*** Data for this exercise Section Begins ***

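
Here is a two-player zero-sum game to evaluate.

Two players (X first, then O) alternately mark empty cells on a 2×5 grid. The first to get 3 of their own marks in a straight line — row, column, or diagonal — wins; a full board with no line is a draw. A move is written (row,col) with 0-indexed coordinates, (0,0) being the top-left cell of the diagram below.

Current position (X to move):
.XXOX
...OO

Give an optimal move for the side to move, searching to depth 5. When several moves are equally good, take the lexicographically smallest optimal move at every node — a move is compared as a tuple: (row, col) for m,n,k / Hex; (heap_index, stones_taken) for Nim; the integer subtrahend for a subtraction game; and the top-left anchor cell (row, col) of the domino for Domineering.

X's best at [.XXOX/...OO]: (0,0)

p1 X@[.XXOX/...OO]: (0,0)[XXXOX/...OO]+1* (1,0)[.XXOX/X..OO]-1 (1,1)[.XXOX/.X.OO]-1 (1,2)[.XXOX/..XOO]+0
p2 O@[XXXOX/...OO] terminal -1; root [.XXOX/...OO] d5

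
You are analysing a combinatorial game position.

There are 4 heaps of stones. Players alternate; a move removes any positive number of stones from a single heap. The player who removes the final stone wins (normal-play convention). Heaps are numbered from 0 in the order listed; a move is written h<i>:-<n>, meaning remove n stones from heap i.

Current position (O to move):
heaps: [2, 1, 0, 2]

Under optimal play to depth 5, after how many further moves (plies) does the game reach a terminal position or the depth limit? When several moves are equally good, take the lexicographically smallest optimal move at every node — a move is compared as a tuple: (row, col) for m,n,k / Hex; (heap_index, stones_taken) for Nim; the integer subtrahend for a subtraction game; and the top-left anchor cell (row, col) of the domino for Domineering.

PV length from [(2,1,0,2)]: 5 plies

[(2,1,0,2)] O move#1: h0:-1:-1/(1,1,0,2), h0:-2:-1/(0,1,0,2), h1:-1:+1/(2,0,0,2)*, h3:-1:-1/(2,1,0,1), h3:-2:-1/(2,1,0,0)
[(2,0,0,2)] X move#2: h0:-1:-1/(1,0,0,2)*, h0:-2:-1/(0,0,0,2), h3:-1:-1/(2,0,0,1), h3:-2:-1/(2,0,0,0)
[(1,0,0,2)] O move#3: h0:-1:-1/(0,0,0,2), h3:-1:+1/(1,0,0,1)*, h3:-2:-1/(1,0,0,0)
[(1,0,0,1)] X move#4: h0:-1:-1/(0,0,0,1)*, h3:-1:-1/(1,0,0,0)
[(0,0,0,1)] O move#5: h3:-1:+1/(0,0,0,0)*
[(0,0,0,0)] end (terminal -1, X#6); searched (2,1,0,2) to 5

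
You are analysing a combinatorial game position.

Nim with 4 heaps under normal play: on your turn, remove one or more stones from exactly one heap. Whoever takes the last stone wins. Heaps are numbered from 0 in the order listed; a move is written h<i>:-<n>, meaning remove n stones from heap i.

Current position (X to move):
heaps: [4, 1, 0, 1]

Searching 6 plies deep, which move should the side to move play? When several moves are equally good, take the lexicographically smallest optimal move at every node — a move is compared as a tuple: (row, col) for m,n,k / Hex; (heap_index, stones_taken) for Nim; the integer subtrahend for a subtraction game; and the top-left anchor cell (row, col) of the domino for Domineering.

[(4,1,0,1)] X move#1: h0:-1:-1/(3,1,0,1), h0:-2:-1/(2,1,0,1), h0:-3:-1/(1,1,0,1), h0:-4:+1/(0,1,0,1)*, h1:-1:-1/(4,0,0,1), h3:-1:-1/(4,1,0,0)
[(0,1,0,1)] O move#2: h1:-1:-1/(0,0,0,1)*, h3:-1:-1/(0,1,0,0)
[(0,0,0,1)] X move#3: h3:-1:+1/(0,0,0,0)*
[(0,0,0,0)] end (terminal -1, O#4); searched (4,1,0,1) to 6

X's best at [(4,1,0,1)]: h0:-4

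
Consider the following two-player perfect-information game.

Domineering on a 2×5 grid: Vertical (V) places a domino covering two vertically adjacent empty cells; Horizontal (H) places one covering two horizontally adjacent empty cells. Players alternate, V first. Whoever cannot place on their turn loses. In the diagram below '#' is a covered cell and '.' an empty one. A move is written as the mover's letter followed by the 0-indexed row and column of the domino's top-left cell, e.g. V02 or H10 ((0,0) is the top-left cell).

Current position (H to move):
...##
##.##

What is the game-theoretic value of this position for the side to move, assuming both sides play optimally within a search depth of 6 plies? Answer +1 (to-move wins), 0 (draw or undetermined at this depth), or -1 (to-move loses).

[...##/##.##] H move#1: H00:-1/##.##/##.##, H01:+1/.####/##.##*
[.####/##.##] end (terminal -1, V#2); searched ...##/##.## to 6

value(...##/##.##, H) = +1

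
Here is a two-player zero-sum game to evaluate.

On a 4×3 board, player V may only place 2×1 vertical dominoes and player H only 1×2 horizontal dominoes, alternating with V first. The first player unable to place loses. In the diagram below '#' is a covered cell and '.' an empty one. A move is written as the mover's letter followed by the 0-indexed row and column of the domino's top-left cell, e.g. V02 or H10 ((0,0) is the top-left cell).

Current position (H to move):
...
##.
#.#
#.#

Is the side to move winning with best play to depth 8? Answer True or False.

H winning at [.../##./#.#/#.#]: False

ply 1, H at .../##./#.#/#.# | H00=-1→##./##./#.#/#.#*; H01=-1→.##/##./#.#/#.#
ply 2, V at ##./##./#.#/#.# | V02=+1→###/###/#.#/#.#*; V21=+1→##./##./###/###
ply 3: ###/###/#.#/#.# is terminal -1 (H); from .../##./#.#/#.# depth 8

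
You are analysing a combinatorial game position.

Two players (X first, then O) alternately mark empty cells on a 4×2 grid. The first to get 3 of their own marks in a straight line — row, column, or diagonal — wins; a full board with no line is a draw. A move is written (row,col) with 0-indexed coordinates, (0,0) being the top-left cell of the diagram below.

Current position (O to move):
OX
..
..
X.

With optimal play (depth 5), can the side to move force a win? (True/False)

[OX/../../X.] O move#1: (1,0):+0/OX/O./../X.*, (1,1):+0/OX/.O/../X., (2,0):+0/OX/../O./X., (2,1):+0/OX/../.O/X., (3,1):+0/OX/../../XO
[OX/O./../X.] X move#2: (1,1):-1/OX/OX/../X., (2,0):+0/OX/O./X./X.*, (2,1):-1/OX/O./.X/X., (3,1):-1/OX/O./../XX
[OX/O./X./X.] O move#3: (1,1):+0/OX/OO/X./X.*, (2,1):+0/OX/O./XO/X., (3,1):+0/OX/O./X./XO
[OX/OO/X./X.] X move#4: (2,1):+0/OX/OO/XX/X.*, (3,1):+0/OX/OO/X./XX
[OX/OO/XX/X.] O move#5: (3,1):+0/OX/OO/XX/XO*
[OX/OO/XX/XO] end (terminal +0, X#6); searched OX/../../X. to 5

O winning at [OX/../../X.]: False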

*** Data for this exercise Section Ends ***

Your answer should be the full set of records, printed exactly.

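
Here is a two-player zero-sum game to evaluate.

Two players (X first, then O) alternately mark empty cells on a 2×5 grid. The first to get 3 of their own marks in a straight line — row, column, or diagonal — wins; a full board with no line is a draw. A move is written (row,col) with 0-indexed coordinates, (0,0) being the top-left cell of the diagram below.

Current position (X to move):
.XXOX
...OO

Give an optimal move for the side to move, searching to depth 5. When several moves are equally good, take the lexicographically smallest optimal move at every node — a move is compared as a tuple: (row, col) for m,n,k / Hex; (heap_index, stones_taken) for Nim; the integer subtrahend for a subtraction game; and the top-left anchor cell (row, col) of the domino for Domineering.

X's best at [.XXOX/...OO]: (0,0)

p1 X@[.XXOX/...OO]: (0,0)[XXXOX/...OO]+1* (1,0)[.XXOX/X..OO]-1 (1,1)[.XXOX/.X.OO]-1 (1,2)[.XXOX/..XOO]+0
p2 O@[XXXOX/...OO] terminal -1; root [.XXOX/...OO] d5

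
You are analysing a combinatorial game position.

There are 4 heaps of stones. Players alternate; a move removes any positive number of stones from a single heap. The player who removes the final stone wins (normal-play convention). Heaps are numbered from 0 in the order listed; a move is written h<i>:-<n>, meaning remove n stones from heap i.

Current position (O to move):
heaps: [2, 1, 0, 2]

Under optimal play to depth 5, after how many further moves (plies) does the game reach a terminal position or the depth limit? When several moves are equally good, take the lexicographically smallest optimal move at every node — a move is compared as a tuple: (row, col) for m,n,k / Hex; (heap_index, stones_taken) for Nim; the integer subtrahend for a subtraction game; and the top-left anchor cell (row, col) of the domino for Domineering.

PV length from [(2,1,0,2)]: 5 plies

[(2,1,0,2)] O move#1: h0:-1:-1/(1,1,0,2), h0:-2:-1/(0,1,0,2), h1:-1:+1/(2,0,0,2)*, h3:-1:-1/(2,1,0,1), h3:-2:-1/(2,1,0,0)
[(2,0,0,2)] X move#2: h0:-1:-1/(1,0,0,2)*, h0:-2:-1/(0,0,0,2), h3:-1:-1/(2,0,0,1), h3:-2:-1/(2,0,0,0)
[(1,0,0,2)] O move#3: h0:-1:-1/(0,0,0,2), h3:-1:+1/(1,0,0,1)*, h3:-2:-1/(1,0,0,0)
[(1,0,0,1)] X move#4: h0:-1:-1/(0,0,0,1)*, h3:-1:-1/(1,0,0,0)
[(0,0,0,1)] O move#5: h3:-1:+1/(0,0,0,0)*
[(0,0,0,0)] end (terminal -1, X#6); searched (2,1,0,2) to 5

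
You are analysing a combinatorial game position.

Nim with 4 heaps under normal play: on your turn, remove one or more stones from exactly one heap. Whoever takes the last stone wins. Heaps are numbered from 0 in the order listed; a move is written h<i>:-<n>, meaning remove n stones from heap i.

Current position (X to move):
heaps: [4, 1, 0, 1]

Searching 6 plies deep, which move should the side to move play? When several moves are equally good, take the lexicographically smallest optimal move at every node — a move is compared as a tuple: (row, col) for m,n,k / Hex; (heap_index, stones_taken) for Nim; the integer subtrahend for a subtraction game; and the top-left anchor cell (row, col) of the domino for Domineering.

[(4,1,0,1)] X move#1: h0:-1:-1/(3,1,0,1), h0:-2:-1/(2,1,0,1), h0:-3:-1/(1,1,0,1), h0:-4:+1/(0,1,0,1)*, h1:-1:-1/(4,0,0,1), h3:-1:-1/(4,1,0,0)
[(0,1,0,1)] O move#2: h1:-1:-1/(0,0,0,1)*, h3:-1:-1/(0,1,0,0)
[(0,0,0,1)] X move#3: h3:-1:+1/(0,0,0,0)*
[(0,0,0,0)] end (terminal -1, O#4); searched (4,1,0,1) to 6

X's best at [(4,1,0,1)]: h0:-4

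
Consider the following two-player perfect-information game.

Domineering on a 2×5 grid: Vertical (V) places a domino covering two vertically adjacent empty cells; Horizontal (H) places one covering two horizontally adjacent empty cells. Players alternate, V first. Whoever cannot place on their turn loses. In the diagram below '#' is a covered cell and '.' an empty one. A move is written as the mover's letter followed by the 0-indexed row and column of the domino's top-left cell, e.g. V02 or H10 ((0,0) is the top-left cell).

Current position (H to move):
...##
##.##

What is the game-theoretic value of this position for the side to move, assuming both sides play optimally within a search depth of 6 plies? Answer +1 (to-move wins), 0 (draw or undetermined at this depth), or -1 (to-move loses).

[...##/##.##] H move#1: H00:-1/##.##/##.##, H01:+1/.####/##.##*
[.####/##.##] end (terminal -1, V#2); searched ...##/##.## to 6

value(...##/##.##, H) = +1

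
Here is a two-player zero-sum game to evaluate.

On a 4×3 board, player V may only place 2×1 vertical dominoes and player H only 1×2 horizontal dominoes, alternating with V first. The first player unable to place loses. In the diagram below '#' is a covered cell and '.' an empty one. A move is written as the mover's letter followed by the 0-indexed row and column of the domino's top-left cell, e.g. V02 or H10 ((0,0) is the top-left cell).

Current position (H to move):
...
##.
#.#
#.#

Is the side to move winning with best play to depth 8? Answer True or False.

H winning at [.../##./#.#/#.#]: False

ply 1, H at .../##./#.#/#.# | H00=-1→##./##./#.#/#.#*; H01=-1→.##/##./#.#/#.#
ply 2, V at ##./##./#.#/#.# | V02=+1→###/###/#.#/#.#*; V21=+1→##./##./###/###
ply 3: ###/###/#.#/#.# is terminal -1 (H); from .../##./#.#/#.# depth 8

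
You are analysing a combinatorial game position.

Two players (X first, then O) alternately mark empty cells on a 4×2 grid. The first to get 3 of their own marks in a straight line — row, column, or diagonal — wins; a full board with no line is a draw. A move is written (row,col) with 0-indexed coordinates, (0,0) being the top-left cell of the diagram below.

Current position (O to move):
OX
..
..
X.

With optimal play (depth 5), can the side to move force a win? (True/False)

[OX/../../X.] O move#1: (1,0):+0/OX/O./../X.*, (1,1):+0/OX/.O/../X., (2,0):+0/OX/../O./X., (2,1):+0/OX/../.O/X., (3,1):+0/OX/../../XO
[OX/O./../X.] X move#2: (1,1):-1/OX/OX/../X., (2,0):+0/OX/O./X./X.*, (2,1):-1/OX/O./.X/X., (3,1):-1/OX/O./../XX
[OX/O./X./X.] O move#3: (1,1):+0/OX/OO/X./X.*, (2,1):+0/OX/O./XO/X., (3,1):+0/OX/O./X./XO
[OX/OO/X./X.] X move#4: (2,1):+0/OX/OO/XX/X.*, (3,1):+0/OX/OO/X./XX
[OX/OO/XX/X.] O move#5: (3,1):+0/OX/OO/XX/XO*
[OX/OO/XX/XO] end (terminal +0, X#6); searched OX/../../X. to 5

O winning at [OX/../../X.]: False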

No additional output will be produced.